Input data:
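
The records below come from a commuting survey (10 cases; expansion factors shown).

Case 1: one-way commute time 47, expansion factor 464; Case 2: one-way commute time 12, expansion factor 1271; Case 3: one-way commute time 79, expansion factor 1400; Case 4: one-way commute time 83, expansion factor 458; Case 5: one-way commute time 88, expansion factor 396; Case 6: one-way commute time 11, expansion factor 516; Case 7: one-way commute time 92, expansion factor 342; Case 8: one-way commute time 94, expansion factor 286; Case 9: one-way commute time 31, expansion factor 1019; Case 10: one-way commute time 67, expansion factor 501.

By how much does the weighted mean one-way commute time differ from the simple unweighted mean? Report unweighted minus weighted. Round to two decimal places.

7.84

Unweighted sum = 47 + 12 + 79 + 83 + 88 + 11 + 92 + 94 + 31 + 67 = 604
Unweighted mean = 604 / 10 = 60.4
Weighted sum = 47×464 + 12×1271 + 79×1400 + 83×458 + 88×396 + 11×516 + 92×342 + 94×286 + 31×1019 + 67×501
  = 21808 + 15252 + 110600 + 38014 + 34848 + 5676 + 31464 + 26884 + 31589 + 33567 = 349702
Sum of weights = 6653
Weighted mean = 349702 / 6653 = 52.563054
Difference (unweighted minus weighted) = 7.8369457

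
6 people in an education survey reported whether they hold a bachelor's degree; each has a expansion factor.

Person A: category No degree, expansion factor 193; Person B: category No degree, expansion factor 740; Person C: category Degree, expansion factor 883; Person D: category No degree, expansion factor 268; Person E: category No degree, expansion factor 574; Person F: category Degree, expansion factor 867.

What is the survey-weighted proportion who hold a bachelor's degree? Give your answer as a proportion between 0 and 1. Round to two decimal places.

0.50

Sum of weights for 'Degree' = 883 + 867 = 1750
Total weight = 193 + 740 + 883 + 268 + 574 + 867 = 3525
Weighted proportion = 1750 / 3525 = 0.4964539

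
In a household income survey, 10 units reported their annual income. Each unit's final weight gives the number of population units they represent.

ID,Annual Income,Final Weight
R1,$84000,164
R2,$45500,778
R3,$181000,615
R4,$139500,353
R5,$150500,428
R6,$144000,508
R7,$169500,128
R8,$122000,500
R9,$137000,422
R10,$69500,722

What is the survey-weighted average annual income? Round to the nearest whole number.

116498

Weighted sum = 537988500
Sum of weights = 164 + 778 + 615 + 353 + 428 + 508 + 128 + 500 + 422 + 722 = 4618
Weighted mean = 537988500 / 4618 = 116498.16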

...

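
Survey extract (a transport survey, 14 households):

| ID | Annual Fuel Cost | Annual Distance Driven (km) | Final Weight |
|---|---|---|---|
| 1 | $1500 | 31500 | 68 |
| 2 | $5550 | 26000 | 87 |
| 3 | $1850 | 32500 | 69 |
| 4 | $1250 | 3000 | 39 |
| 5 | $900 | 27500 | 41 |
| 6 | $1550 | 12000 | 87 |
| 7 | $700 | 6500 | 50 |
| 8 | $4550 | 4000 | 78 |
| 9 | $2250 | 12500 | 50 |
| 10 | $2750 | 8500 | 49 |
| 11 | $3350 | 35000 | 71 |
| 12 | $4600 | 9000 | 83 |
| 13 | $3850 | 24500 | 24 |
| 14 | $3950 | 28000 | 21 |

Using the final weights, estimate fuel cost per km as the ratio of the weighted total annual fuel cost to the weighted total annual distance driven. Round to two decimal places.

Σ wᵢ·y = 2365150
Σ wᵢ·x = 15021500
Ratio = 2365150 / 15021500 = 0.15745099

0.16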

Task details: Count the lines of the entries above in which the string "they" appears. Supply the number only.

Problem solution: 2